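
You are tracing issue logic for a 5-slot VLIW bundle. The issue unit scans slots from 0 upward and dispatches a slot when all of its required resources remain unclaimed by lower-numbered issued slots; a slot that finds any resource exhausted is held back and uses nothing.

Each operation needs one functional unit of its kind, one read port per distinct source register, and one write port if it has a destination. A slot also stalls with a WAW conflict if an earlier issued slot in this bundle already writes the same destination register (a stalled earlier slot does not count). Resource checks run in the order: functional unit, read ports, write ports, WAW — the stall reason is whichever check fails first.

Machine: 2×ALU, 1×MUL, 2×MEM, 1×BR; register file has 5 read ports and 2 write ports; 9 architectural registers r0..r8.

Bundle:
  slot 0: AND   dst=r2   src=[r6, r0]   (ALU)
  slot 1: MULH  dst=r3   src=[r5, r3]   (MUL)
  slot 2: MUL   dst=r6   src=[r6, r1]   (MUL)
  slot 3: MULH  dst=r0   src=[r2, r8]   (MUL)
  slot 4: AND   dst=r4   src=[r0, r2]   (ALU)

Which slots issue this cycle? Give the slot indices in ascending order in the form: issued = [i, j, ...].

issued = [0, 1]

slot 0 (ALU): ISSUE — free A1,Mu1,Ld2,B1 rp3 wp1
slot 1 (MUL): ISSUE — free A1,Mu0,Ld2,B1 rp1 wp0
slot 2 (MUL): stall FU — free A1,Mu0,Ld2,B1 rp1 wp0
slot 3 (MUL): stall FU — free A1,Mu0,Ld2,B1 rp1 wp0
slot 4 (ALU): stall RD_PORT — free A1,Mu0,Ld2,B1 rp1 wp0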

□ □ □ □ □ □ □

_Your instructions_. Working from the entries above, filter out every line that lacks "ports" and copy what remains.

_Output_.
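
Each operation needs one functional unit of its kind, one read port per distinct source register, and one write port if it has a destination. A slot also stalls with a WAW conflict if an earlier issued slot in this bundle already writes the same destination register (a stalled earlier slot does not count). Resource checks run in the order: functional unit, read ports, write ports, WAW — the stall reason is whichever check fails first.
Machine: 2×ALU, 1×MUL, 2×MEM, 1×BR; register file has 5 read ports and 2 write ports; 9 architectural registers r0..r8.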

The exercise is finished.